▸ **Work request**
Only some lines are wanted. Transcribe, exactly, the lines below from the line with "An abstract simplicial" up to and including the line with "Let c be the".

Extracted records
Start of Block

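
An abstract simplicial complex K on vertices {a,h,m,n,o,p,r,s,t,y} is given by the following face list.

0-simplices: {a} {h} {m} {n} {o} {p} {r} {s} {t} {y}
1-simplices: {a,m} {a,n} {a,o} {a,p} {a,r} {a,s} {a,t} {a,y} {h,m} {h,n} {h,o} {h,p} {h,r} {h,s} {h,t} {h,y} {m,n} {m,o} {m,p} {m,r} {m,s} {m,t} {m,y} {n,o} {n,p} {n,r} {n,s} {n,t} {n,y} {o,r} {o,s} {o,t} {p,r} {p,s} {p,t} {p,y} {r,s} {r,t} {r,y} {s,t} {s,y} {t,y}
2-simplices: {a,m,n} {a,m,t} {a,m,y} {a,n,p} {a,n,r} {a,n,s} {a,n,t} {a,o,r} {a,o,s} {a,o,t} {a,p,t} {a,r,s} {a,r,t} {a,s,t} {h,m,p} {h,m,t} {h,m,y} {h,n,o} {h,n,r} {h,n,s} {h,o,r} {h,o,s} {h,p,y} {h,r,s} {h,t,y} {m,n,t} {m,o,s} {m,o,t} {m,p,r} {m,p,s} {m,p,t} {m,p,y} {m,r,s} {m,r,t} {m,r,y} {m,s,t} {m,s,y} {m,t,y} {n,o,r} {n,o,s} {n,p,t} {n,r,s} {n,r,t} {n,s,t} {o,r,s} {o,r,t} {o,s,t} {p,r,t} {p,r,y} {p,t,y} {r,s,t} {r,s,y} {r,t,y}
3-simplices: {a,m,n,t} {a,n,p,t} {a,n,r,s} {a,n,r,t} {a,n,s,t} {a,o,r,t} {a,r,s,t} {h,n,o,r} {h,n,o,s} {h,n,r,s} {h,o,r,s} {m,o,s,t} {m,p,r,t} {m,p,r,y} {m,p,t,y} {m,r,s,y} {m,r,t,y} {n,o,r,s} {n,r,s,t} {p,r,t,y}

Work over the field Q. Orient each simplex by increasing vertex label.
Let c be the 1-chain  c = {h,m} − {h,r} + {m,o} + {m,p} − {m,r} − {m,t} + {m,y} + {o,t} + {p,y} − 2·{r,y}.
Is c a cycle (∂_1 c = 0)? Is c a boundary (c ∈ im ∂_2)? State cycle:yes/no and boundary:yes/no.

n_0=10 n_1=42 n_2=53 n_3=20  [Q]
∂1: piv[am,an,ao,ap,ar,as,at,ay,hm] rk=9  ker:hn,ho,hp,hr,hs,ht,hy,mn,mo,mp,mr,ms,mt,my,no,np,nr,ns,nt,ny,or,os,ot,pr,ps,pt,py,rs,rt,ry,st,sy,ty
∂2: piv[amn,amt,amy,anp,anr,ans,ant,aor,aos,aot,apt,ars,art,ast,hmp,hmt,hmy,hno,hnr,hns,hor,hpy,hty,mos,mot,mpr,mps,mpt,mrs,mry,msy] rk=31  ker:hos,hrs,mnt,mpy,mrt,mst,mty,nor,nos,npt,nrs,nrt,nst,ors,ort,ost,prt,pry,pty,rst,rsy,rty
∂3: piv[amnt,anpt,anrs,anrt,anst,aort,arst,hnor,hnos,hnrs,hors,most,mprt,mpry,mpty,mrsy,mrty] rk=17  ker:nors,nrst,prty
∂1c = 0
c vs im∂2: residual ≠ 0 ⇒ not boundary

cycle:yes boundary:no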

End of Block
Start of Block

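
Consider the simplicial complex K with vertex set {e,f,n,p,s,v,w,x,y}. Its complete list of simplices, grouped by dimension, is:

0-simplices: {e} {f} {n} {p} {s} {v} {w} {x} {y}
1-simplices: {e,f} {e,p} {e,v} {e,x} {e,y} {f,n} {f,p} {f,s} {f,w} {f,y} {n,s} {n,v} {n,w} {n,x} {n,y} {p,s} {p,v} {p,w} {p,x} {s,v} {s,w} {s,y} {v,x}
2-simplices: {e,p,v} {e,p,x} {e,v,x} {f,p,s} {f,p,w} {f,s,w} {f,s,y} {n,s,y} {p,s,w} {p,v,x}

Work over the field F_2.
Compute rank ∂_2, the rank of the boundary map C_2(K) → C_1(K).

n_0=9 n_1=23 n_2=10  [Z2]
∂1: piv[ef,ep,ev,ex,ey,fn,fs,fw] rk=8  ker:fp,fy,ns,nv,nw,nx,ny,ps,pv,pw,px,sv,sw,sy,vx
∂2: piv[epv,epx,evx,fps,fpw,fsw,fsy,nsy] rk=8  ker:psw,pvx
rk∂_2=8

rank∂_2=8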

End of Block

▸ **Expected answer**
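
An abstract simplicial complex K on vertices {a,h,m,n,o,p,r,s,t,y} is given by the following face list.

0-simplices: {a} {h} {m} {n} {o} {p} {r} {s} {t} {y}
1-simplices: {a,m} {a,n} {a,o} {a,p} {a,r} {a,s} {a,t} {a,y} {h,m} {h,n} {h,o} {h,p} {h,r} {h,s} {h,t} {h,y} {m,n} {m,o} {m,p} {m,r} {m,s} {m,t} {m,y} {n,o} {n,p} {n,r} {n,s} {n,t} {n,y} {o,r} {o,s} {o,t} {p,r} {p,s} {p,t} {p,y} {r,s} {r,t} {r,y} {s,t} {s,y} {t,y}
2-simplices: {a,m,n} {a,m,t} {a,m,y} {a,n,p} {a,n,r} {a,n,s} {a,n,t} {a,o,r} {a,o,s} {a,o,t} {a,p,t} {a,r,s} {a,r,t} {a,s,t} {h,m,p} {h,m,t} {h,m,y} {h,n,o} {h,n,r} {h,n,s} {h,o,r} {h,o,s} {h,p,y} {h,r,s} {h,t,y} {m,n,t} {m,o,s} {m,o,t} {m,p,r} {m,p,s} {m,p,t} {m,p,y} {m,r,s} {m,r,t} {m,r,y} {m,s,t} {m,s,y} {m,t,y} {n,o,r} {n,o,s} {n,p,t} {n,r,s} {n,r,t} {n,s,t} {o,r,s} {o,r,t} {o,s,t} {p,r,t} {p,r,y} {p,t,y} {r,s,t} {r,s,y} {r,t,y}
3-simplices: {a,m,n,t} {a,n,p,t} {a,n,r,s} {a,n,r,t} {a,n,s,t} {a,o,r,t} {a,r,s,t} {h,n,o,r} {h,n,o,s} {h,n,r,s} {h,o,r,s} {m,o,s,t} {m,p,r,t} {m,p,r,y} {m,p,t,y} {m,r,s,y} {m,r,t,y} {n,o,r,s} {n,r,s,t} {p,r,t,y}

Work over the field Q. Orient each simplex by increasing vertex label.
Let c be the 1-chain  c = {h,m} − {h,r} + {m,o} + {m,p} − {m,r} − {m,t} + {m,y} + {o,t} + {p,y} − 2·{r,y}.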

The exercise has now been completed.